(Stored entries)
################

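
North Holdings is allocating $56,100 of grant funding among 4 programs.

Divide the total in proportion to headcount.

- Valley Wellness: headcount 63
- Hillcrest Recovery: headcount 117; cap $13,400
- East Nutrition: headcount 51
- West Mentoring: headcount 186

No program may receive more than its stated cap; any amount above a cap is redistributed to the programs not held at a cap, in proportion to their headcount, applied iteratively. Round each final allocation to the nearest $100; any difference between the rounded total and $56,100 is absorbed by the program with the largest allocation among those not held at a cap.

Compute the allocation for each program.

Sum of headcount: 417.
Unconstrained shares: Valley Wellness 8,475.54; Hillcrest Recovery 15,740.29; East Nutrition 6,861.15; West Mentoring 25,023.02.
Held at cap: Hillcrest Recovery ($13,400); residual $42,700 reallocated over remaining headcount 300.
Remaining shares: Valley Wellness 8,967.00 → $9,000; East Nutrition 7,259.00 → $7,300; West Mentoring 26,474.00 → $26,500.
Rounding difference −$100 applied to West Mentoring → $26,400.

Valley Wellness: $9,000 · Hillcrest Recovery: $13,400 · East Nutrition: $7,300 · West Mentoring: $26,400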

################

> [TRY IT] The data above should be returned exactly as written.

> [TASK SOLUTION]
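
North Holdings is allocating $56,100 of grant funding among 4 programs.

Divide the total in proportion to headcount.

- Valley Wellness: headcount 63
- Hillcrest Recovery: headcount 117; cap $13,400
- East Nutrition: headcount 51
- West Mentoring: headcount 186

No program may receive more than its stated cap; any amount above a cap is redistributed to the programs not held at a cap, in proportion to their headcount, applied iteratively. Round each final allocation to the nearest $100; any difference between the rounded total and $56,100 is absorbed by the program with the largest allocation among those not held at a cap.

Compute the allocation for each program.

Sum of headcount: 417.
Unconstrained shares: Valley Wellness 8,475.54; Hillcrest Recovery 15,740.29; East Nutrition 6,861.15; West Mentoring 25,023.02.
Held at cap: Hillcrest Recovery ($13,400); residual $42,700 reallocated over remaining headcount 300.
Remaining shares: Valley Wellness 8,967.00 → $9,000; East Nutrition 7,259.00 → $7,300; West Mentoring 26,474.00 → $26,500.
Rounding difference −$100 applied to West Mentoring → $26,400.

Valley Wellness: $9,000 · Hillcrest Recovery: $13,400 · East Nutrition: $7,300 · West Mentoring: $26,400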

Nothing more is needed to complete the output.